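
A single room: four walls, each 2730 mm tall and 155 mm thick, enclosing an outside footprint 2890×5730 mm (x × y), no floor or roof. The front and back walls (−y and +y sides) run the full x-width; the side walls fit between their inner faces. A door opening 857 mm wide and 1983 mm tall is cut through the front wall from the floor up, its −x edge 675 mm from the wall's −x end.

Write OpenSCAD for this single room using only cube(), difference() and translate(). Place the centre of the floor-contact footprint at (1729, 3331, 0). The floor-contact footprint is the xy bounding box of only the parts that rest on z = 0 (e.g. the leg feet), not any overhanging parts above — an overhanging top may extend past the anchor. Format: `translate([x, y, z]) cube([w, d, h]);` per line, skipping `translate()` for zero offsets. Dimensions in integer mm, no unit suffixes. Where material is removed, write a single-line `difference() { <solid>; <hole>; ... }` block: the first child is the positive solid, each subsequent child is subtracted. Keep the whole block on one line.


difference() { translate([284, 466, 0]) cube([2890, 155, 2730]); translate([959, 466, 0]) cube([857, 155, 1983]); }
translate([284, 6041, 0]) cube([2890, 155, 2730]);
translate([284, 621, 0]) cube([155, 5420, 2730]);
translate([3019, 621, 0]) cube([155, 5420, 2730]);


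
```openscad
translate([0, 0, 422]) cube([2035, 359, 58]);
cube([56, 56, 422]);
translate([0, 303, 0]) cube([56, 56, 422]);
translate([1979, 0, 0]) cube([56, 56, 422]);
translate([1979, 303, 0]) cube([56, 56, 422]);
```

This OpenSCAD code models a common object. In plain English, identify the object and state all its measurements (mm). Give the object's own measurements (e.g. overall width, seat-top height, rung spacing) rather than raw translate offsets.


A long wooden bench with a 2035 mm (x) × 359 mm (y) seat, 58 mm thick, its top surface 480 mm above the floor. Four 56 mm square legs at the seat corners, flush with the edges, run from z = 0 to the seat underside.


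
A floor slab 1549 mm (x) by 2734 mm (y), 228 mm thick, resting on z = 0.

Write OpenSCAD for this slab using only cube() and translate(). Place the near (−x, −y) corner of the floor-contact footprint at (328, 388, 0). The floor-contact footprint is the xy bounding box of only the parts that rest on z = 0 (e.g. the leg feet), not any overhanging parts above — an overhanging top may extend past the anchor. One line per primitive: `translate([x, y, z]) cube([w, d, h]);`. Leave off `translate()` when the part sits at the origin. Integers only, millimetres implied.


translate([328, 388, 0]) cube([1549, 2734, 228]);


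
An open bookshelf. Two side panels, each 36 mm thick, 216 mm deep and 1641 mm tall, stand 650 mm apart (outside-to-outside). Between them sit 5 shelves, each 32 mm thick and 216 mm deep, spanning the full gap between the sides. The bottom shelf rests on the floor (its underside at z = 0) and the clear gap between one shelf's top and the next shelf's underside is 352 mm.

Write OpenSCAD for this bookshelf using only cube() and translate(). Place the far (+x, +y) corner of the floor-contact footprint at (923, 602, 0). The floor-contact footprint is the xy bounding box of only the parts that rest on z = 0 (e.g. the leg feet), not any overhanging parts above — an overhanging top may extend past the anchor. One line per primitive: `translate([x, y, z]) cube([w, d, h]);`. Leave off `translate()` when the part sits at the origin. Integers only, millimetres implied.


translate([273, 386, 0]) cube([36, 216, 1641]);
translate([887, 386, 0]) cube([36, 216, 1641]);
translate([309, 386, 0]) cube([578, 216, 32]);
translate([309, 386, 384]) cube([578, 216, 32]);
translate([309, 386, 768]) cube([578, 216, 32]);
translate([309, 386, 1152]) cube([578, 216, 32]);
translate([309, 386, 1536]) cube([578, 216, 32]);


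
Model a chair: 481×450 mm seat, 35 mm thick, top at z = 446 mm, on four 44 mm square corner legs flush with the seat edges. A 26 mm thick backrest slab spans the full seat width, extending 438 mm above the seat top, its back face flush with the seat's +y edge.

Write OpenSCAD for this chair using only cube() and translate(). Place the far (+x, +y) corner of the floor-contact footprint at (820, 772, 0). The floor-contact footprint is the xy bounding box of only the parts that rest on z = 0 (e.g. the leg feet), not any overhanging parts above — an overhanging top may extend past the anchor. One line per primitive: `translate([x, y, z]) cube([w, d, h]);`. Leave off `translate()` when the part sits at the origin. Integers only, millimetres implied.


translate([339, 322, 411]) cube([481, 450, 35]);
translate([339, 322, 0]) cube([44, 44, 411]);
translate([776, 322, 0]) cube([44, 44, 411]);
translate([339, 728, 0]) cube([44, 44, 411]);
translate([776, 728, 0]) cube([44, 44, 411]);
translate([339, 746, 446]) cube([481, 26, 438]);


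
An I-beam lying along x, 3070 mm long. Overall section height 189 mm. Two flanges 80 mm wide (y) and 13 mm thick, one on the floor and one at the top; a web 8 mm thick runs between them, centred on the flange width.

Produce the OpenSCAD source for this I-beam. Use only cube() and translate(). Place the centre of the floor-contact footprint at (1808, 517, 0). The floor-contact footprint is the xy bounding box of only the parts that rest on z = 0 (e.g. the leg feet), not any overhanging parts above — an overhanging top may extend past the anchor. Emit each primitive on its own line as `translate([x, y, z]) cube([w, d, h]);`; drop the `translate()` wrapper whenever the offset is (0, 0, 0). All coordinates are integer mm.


translate([273, 477, 0]) cube([3070, 80, 13]);
translate([273, 513, 13]) cube([3070, 8, 163]);
translate([273, 477, 176]) cube([3070, 80, 13]);


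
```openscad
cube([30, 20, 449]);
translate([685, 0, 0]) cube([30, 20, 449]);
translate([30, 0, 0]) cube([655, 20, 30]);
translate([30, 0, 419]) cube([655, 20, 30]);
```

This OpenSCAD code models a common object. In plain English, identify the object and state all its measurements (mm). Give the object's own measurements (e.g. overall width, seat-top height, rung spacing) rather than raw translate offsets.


A rectangular picture frame lying in the x–z plane (depth along y). The opening is 655 mm wide (x) by 389 mm tall (z), surrounded by a border 30 mm wide on all four sides. The frame is 20 mm deep and is made of two full-height vertical stiles with two horizontal rails fitted between them.


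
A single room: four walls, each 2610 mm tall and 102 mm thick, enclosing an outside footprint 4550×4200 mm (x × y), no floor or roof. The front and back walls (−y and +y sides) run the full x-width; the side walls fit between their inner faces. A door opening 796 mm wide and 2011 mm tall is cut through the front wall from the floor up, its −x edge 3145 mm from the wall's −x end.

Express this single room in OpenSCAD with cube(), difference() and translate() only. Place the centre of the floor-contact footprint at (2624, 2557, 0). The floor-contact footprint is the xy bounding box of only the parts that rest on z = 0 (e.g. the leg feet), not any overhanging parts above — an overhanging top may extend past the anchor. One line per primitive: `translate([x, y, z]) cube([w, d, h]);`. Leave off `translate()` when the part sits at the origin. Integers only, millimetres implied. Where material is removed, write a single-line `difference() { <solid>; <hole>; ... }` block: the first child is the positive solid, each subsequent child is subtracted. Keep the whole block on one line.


difference() { translate([349, 457, 0]) cube([4550, 102, 2610]); translate([3494, 457, 0]) cube([796, 102, 2011]); }
translate([349, 4555, 0]) cube([4550, 102, 2610]);
translate([349, 559, 0]) cube([102, 3996, 2610]);
translate([4797, 559, 0]) cube([102, 3996, 2610]);


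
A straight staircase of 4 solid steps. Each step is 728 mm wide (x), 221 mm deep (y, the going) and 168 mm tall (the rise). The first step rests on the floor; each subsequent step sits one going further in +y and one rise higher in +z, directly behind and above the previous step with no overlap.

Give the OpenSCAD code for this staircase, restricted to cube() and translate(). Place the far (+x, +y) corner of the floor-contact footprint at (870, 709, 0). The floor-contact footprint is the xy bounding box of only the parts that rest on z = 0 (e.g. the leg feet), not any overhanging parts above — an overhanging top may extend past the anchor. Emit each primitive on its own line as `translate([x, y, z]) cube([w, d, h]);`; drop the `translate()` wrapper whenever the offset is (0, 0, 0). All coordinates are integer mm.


translate([142, 488, 0]) cube([728, 221, 168]);
translate([142, 709, 168]) cube([728, 221, 168]);
translate([142, 930, 336]) cube([728, 221, 168]);
translate([142, 1151, 504]) cube([728, 221, 168]);


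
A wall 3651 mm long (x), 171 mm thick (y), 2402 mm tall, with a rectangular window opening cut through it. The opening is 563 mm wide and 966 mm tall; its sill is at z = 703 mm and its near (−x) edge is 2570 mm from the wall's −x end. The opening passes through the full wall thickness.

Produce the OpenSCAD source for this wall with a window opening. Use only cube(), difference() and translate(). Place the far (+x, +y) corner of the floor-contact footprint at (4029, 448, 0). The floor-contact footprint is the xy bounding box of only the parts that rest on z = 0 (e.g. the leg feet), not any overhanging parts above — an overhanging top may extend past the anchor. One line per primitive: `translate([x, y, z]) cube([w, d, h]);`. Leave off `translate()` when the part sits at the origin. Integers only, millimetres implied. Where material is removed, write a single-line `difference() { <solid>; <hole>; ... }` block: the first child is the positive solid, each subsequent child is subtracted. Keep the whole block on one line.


difference() { translate([378, 277, 0]) cube([3651, 171, 2402]); translate([2948, 277, 703]) cube([563, 171, 966]); }


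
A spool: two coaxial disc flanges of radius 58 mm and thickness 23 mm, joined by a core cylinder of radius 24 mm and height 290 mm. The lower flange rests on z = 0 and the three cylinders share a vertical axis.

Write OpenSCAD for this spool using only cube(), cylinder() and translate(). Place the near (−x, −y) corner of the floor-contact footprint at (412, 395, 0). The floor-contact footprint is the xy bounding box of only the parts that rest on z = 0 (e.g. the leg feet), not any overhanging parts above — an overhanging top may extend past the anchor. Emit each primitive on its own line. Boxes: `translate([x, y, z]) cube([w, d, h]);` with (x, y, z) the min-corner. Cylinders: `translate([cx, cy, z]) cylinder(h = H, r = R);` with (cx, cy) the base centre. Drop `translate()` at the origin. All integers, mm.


translate([470, 453, 0]) cylinder(h = 23, r = 58);
translate([470, 453, 23]) cylinder(h = 290, r = 24);
translate([470, 453, 313]) cylinder(h = 23, r = 58);


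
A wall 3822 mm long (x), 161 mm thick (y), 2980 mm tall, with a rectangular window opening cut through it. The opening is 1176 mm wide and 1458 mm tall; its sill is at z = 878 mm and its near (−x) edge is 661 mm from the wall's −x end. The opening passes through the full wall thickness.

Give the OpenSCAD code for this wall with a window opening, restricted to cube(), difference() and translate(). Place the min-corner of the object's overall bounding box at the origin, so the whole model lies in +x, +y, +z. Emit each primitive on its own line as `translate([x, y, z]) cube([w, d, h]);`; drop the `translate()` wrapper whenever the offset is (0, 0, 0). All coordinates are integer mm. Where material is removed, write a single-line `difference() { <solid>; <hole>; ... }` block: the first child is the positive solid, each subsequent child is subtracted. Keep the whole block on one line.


difference() { cube([3822, 161, 2980]); translate([661, 0, 878]) cube([1176, 161, 1458]); }


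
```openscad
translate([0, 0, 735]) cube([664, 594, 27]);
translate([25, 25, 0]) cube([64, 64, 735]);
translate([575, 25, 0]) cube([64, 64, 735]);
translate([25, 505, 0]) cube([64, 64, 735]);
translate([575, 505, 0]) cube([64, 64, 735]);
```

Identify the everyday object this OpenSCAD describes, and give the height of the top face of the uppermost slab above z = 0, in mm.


A table. The table height is 762 mm.

A 664×594×27 slab sits at z = 735 on four 64 mm square posts — a table. The top surface is at 735 + 27 = 762 mm.


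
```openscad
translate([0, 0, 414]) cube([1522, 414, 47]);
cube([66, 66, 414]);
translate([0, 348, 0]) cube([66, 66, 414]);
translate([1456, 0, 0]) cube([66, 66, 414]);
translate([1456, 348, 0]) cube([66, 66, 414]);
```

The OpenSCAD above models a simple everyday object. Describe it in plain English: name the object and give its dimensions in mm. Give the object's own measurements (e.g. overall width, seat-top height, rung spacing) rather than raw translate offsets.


A long wooden bench with a 1522 mm (x) × 414 mm (y) seat, 47 mm thick, its top surface 461 mm above the floor. Four 66 mm square legs at the seat corners, flush with the edges, run from z = 0 to the seat underside.


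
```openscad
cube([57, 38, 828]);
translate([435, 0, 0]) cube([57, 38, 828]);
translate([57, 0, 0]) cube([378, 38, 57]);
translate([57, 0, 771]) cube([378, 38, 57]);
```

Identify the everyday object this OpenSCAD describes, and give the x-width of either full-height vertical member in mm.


A picture frame. The border width is 57 mm.

Four thin pieces enclosing a rectangular opening — a picture frame. The two full-height stiles are 828 mm tall; the top rail sits at z = 771 and is 57 mm tall, so the border above the opening is 828 − 771 = 57 mm, matching the stile x-width.


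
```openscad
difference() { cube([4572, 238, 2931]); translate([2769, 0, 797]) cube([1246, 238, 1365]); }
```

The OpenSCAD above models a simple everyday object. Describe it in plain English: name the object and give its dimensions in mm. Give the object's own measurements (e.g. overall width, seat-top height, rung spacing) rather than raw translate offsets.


A wall 4572 mm long (x), 238 mm thick (y), 2931 mm tall, with a rectangular window opening cut through it. The opening is 1246 mm wide and 1365 mm tall; its sill is at z = 797 mm and its near (−x) edge is 2769 mm from the wall's −x end. The opening passes through the full wall thickness.


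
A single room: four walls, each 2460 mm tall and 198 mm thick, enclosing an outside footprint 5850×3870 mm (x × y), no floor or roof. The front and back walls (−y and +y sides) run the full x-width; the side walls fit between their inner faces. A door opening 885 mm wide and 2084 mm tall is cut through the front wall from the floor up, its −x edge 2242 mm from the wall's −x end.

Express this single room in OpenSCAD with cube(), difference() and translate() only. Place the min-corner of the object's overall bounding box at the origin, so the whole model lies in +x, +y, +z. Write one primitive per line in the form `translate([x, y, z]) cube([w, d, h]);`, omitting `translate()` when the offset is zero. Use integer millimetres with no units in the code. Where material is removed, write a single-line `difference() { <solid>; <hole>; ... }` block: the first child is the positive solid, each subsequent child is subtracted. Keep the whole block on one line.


difference() { cube([5850, 198, 2460]); translate([2242, 0, 0]) cube([885, 198, 2084]); }
translate([0, 3672, 0]) cube([5850, 198, 2460]);
translate([0, 198, 0]) cube([198, 3474, 2460]);
translate([5652, 198, 0]) cube([198, 3474, 2460]);


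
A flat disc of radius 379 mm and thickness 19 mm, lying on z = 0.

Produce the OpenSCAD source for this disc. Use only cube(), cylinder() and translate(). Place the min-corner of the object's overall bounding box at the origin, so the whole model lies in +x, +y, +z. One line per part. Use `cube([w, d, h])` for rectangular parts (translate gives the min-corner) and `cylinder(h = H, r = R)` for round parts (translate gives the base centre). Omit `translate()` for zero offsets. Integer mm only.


translate([379, 379, 0]) cylinder(h = 19, r = 379);


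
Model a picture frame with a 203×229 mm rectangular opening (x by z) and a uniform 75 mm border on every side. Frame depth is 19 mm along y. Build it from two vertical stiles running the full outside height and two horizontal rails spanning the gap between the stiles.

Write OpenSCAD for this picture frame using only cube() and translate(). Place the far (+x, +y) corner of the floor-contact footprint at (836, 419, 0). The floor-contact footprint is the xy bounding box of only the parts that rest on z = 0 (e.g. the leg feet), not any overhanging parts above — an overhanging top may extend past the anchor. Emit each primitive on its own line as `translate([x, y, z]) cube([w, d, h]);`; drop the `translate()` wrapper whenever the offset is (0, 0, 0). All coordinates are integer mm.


translate([483, 400, 0]) cube([75, 19, 379]);
translate([761, 400, 0]) cube([75, 19, 379]);
translate([558, 400, 0]) cube([203, 19, 75]);
translate([558, 400, 304]) cube([203, 19, 75]);


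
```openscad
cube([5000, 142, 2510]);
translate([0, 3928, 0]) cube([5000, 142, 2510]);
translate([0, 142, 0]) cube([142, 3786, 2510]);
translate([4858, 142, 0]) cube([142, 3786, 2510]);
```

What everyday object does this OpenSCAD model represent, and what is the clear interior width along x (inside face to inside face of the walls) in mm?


A house (or room) frame. The interior width is 4716 mm.

Four 2510 mm walls enclosing a rectangle with no floor or roof — a room or house frame. Outside width is 5000 mm and wall thickness is 142 mm, so the interior width is 5000 − 2 × 142 = 4716 mm.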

+++

* [DIRECTIONS] The word "flange" appears in some lines of the records. Please work out how many and reply with that number only.

* [SOLVED EXERCISE] 2